Extracted records:
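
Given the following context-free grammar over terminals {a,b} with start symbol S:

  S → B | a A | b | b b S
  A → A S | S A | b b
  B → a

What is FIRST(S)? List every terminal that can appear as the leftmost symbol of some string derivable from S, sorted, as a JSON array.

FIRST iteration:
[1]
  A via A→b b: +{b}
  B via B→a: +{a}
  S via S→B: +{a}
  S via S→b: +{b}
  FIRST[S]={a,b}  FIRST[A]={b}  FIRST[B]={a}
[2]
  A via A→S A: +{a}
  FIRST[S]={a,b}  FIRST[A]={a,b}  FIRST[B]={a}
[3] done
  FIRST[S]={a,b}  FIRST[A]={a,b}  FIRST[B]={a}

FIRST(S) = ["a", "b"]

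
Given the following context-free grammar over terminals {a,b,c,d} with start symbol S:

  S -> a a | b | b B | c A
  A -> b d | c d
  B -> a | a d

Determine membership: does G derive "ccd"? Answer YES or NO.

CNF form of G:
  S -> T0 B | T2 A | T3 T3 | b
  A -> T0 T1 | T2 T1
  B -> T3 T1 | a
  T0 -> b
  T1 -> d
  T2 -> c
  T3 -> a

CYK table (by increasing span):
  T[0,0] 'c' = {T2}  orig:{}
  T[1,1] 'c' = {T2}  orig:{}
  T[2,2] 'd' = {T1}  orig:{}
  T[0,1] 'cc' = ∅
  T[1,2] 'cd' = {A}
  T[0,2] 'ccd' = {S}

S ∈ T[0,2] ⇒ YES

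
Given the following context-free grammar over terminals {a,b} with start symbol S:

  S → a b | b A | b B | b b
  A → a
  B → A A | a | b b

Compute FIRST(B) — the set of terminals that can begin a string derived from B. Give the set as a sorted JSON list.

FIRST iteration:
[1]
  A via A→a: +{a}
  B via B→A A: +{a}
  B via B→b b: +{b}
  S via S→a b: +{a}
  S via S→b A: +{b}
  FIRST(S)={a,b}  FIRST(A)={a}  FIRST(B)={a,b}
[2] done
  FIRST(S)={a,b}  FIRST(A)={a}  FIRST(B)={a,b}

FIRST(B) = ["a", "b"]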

▸ ACTIVITY
The required output is the stretch of entries above from the line containing "Determine membership: does" through the line containing "B → A A | a | b b", reproduced exactly.

▸ ANSWER SECTION
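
Determine membership: does G derive "ccd"? Answer YES or NO.

CNF form of G:
  S -> T0 B | T2 A | T3 T3 | b
  A -> T0 T1 | T2 T1
  B -> T3 T1 | a
  T0 -> b
  T1 -> d
  T2 -> c
  T3 -> a

CYK table (by increasing span):
  T[0,0] 'c' = {T2}  orig:{}
  T[1,1] 'c' = {T2}  orig:{}
  T[2,2] 'd' = {T1}  orig:{}
  T[0,1] 'cc' = ∅
  T[1,2] 'cd' = {A}
  T[0,2] 'ccd' = {S}

S ∈ T[0,2] ⇒ YES

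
Given the following context-free grammar over terminals {a,b} with start symbol S:

  S → a b | b A | b B | b b
  A → a
  B → A A | a | b b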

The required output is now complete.